## Activity
Reproduce each line of the data exactly as it is.

** Opening Available data block **

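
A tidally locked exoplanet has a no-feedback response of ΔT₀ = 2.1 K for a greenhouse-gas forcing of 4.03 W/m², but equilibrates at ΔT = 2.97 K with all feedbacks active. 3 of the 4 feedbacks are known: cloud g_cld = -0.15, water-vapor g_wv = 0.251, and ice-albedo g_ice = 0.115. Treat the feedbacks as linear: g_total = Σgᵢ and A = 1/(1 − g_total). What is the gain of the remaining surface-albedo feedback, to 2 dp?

Amplification A = ΔT/ΔT₀ = 2.97/2.1 = 1.414.
Total gain g = 1 − 1/A = 1 − 1/1.414 = 0.2928.
Known gains sum to -0.15 + 0.251 + 0.115 = 0.216.
g_alb = 0.2928 − 0.216 = 0.08.

0.08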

** Closing Available data block **

## Finished task
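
A tidally locked exoplanet has a no-feedback response of ΔT₀ = 2.1 K for a greenhouse-gas forcing of 4.03 W/m², but equilibrates at ΔT = 2.97 K with all feedbacks active. 3 of the 4 feedbacks are known: cloud g_cld = -0.15, water-vapor g_wv = 0.251, and ice-albedo g_ice = 0.115. Treat the feedbacks as linear: g_total = Σgᵢ and A = 1/(1 − g_total). What is the gain of the remaining surface-albedo feedback, to 2 dp?

Amplification A = ΔT/ΔT₀ = 2.97/2.1 = 1.414.
Total gain g = 1 − 1/A = 1 − 1/1.414 = 0.2928.
Known gains sum to -0.15 + 0.251 + 0.115 = 0.216.
g_alb = 0.2928 − 0.216 = 0.08.

0.08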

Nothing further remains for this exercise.